_TASK TO COMPLETE_
Your answer should be the exact lines of the data below from the one containing "On Conway's topograph for" through the one containing "Work with f(x,y)"; please include nothing else.

_TASK DATA_
=-=-=-=-=
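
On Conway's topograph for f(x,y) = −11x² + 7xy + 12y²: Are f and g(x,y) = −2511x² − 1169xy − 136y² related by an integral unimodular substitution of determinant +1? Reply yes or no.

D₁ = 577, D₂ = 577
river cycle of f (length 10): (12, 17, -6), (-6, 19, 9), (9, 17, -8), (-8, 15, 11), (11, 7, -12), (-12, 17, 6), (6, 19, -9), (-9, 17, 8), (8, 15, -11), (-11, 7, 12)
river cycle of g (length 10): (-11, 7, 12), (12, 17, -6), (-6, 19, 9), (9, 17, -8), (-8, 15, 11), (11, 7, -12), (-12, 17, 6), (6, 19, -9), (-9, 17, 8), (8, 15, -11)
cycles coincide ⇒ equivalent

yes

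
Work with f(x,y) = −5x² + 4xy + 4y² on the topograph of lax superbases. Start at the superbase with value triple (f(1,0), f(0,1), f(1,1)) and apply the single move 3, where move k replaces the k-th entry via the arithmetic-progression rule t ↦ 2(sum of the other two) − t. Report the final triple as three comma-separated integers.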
=-=-=-=-=
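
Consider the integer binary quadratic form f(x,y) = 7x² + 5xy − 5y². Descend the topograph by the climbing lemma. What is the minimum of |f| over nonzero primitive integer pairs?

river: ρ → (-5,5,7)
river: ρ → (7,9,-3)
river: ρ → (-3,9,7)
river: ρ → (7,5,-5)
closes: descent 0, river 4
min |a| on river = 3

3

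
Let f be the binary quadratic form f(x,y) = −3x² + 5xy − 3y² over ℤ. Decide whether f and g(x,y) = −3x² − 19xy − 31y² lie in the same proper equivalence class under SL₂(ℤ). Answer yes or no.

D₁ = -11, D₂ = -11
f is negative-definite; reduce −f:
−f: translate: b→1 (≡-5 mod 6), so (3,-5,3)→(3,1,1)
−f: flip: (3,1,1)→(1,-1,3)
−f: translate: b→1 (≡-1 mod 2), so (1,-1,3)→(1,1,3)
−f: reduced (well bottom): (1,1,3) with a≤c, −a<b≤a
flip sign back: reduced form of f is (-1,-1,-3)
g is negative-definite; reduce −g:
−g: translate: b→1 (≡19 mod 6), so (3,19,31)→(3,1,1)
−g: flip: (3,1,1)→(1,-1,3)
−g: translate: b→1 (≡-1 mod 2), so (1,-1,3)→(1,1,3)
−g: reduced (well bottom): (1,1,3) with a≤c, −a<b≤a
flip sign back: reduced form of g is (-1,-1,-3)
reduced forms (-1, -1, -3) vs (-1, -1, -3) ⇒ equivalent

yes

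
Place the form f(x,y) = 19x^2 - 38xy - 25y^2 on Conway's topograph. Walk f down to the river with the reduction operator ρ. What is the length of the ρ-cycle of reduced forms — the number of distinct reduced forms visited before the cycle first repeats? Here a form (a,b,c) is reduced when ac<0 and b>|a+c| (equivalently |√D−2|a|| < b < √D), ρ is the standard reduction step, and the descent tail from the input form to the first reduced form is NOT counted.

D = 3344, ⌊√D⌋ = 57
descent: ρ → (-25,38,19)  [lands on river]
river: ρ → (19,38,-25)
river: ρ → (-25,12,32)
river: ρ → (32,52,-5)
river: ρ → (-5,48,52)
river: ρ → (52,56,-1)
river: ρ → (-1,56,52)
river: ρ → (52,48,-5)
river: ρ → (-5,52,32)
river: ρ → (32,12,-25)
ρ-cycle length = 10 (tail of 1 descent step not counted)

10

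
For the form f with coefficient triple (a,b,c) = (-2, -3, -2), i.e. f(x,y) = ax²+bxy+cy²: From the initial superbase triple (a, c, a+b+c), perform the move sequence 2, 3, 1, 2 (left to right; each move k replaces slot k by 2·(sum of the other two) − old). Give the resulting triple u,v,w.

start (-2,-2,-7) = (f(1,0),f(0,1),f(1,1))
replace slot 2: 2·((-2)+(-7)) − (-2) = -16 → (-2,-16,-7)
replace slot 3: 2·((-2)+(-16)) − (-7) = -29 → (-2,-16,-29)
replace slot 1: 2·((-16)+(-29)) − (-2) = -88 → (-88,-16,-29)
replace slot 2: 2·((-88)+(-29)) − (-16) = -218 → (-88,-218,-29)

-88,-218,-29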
=-=-=-=-=
_SOLUTION_
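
On Conway's topograph for f(x,y) = −11x² + 7xy + 12y²: Are f and g(x,y) = −2511x² − 1169xy − 136y² related by an integral unimodular substitution of determinant +1? Reply yes or no.

D₁ = 577, D₂ = 577
river cycle of f (length 10): (12, 17, -6), (-6, 19, 9), (9, 17, -8), (-8, 15, 11), (11, 7, -12), (-12, 17, 6), (6, 19, -9), (-9, 17, 8), (8, 15, -11), (-11, 7, 12)
river cycle of g (length 10): (-11, 7, 12), (12, 17, -6), (-6, 19, 9), (9, 17, -8), (-8, 15, 11), (11, 7, -12), (-12, 17, 6), (6, 19, -9), (-9, 17, 8), (8, 15, -11)
cycles coincide ⇒ equivalent

yes

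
Work with f(x,y) = −5x² + 4xy + 4y² on the topograph of lax superbases. Start at the superbase with value triple (f(1,0), f(0,1), f(1,1)) and apply the single move 3, where move k replaces the k-th entry via the arithmetic-progression rule t ↦ 2(sum of the other two) − t. Report the final triple as three comma-separated integers.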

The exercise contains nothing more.